#### What you need to do
The expected answer is all of the entries, written out exactly.
========================================================================
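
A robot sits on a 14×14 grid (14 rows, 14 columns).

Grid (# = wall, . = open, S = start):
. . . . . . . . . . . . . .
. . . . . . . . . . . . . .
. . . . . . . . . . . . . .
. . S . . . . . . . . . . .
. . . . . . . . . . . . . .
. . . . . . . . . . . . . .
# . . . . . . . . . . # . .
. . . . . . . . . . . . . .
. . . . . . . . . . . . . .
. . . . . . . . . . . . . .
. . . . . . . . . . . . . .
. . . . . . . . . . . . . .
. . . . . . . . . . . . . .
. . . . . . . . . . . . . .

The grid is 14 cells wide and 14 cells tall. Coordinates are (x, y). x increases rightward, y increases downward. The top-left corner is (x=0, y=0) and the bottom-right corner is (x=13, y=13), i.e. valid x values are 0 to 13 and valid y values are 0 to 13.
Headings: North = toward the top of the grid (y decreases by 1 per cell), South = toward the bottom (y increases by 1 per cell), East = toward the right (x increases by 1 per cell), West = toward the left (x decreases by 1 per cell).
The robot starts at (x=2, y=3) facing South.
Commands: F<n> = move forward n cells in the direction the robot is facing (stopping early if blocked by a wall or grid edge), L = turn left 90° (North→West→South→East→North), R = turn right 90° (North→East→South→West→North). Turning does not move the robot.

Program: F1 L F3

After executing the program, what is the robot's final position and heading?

Answer: Final position: (x=5, y=4), facing East

Derivation:
Start: (x=2, y=3), facing South
  F1: move forward 1, now at (x=2, y=4)
  L: turn left, now facing East
  F3: move forward 3, now at (x=5, y=4)
Final: (x=5, y=4), facing East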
========================================================================
#### Reply to the exercise
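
A robot sits on a 14×14 grid (14 rows, 14 columns).

Grid (# = wall, . = open, S = start):
. . . . . . . . . . . . . .
. . . . . . . . . . . . . .
. . . . . . . . . . . . . .
. . S . . . . . . . . . . .
. . . . . . . . . . . . . .
. . . . . . . . . . . . . .
# . . . . . . . . . . # . .
. . . . . . . . . . . . . .
. . . . . . . . . . . . . .
. . . . . . . . . . . . . .
. . . . . . . . . . . . . .
. . . . . . . . . . . . . .
. . . . . . . . . . . . . .
. . . . . . . . . . . . . .

The grid is 14 cells wide and 14 cells tall. Coordinates are (x, y). x increases rightward, y increases downward. The top-left corner is (x=0, y=0) and the bottom-right corner is (x=13, y=13), i.e. valid x values are 0 to 13 and valid y values are 0 to 13.
Headings: North = toward the top of the grid (y decreases by 1 per cell), South = toward the bottom (y increases by 1 per cell), East = toward the right (x increases by 1 per cell), West = toward the left (x decreases by 1 per cell).
The robot starts at (x=2, y=3) facing South.
Commands: F<n> = move forward n cells in the direction the robot is facing (stopping early if blocked by a wall or grid edge), L = turn left 90° (North→West→South→East→North), R = turn right 90° (North→East→South→West→North). Turning does not move the robot.

Program: F1 L F3

After executing the program, what is the robot's final position and heading?

Answer: Final position: (x=5, y=4), facing East

Derivation:
Start: (x=2, y=3), facing South
  F1: move forward 1, now at (x=2, y=4)
  L: turn left, now facing East
  F3: move forward 3, now at (x=5, y=4)
Final: (x=5, y=4), facing East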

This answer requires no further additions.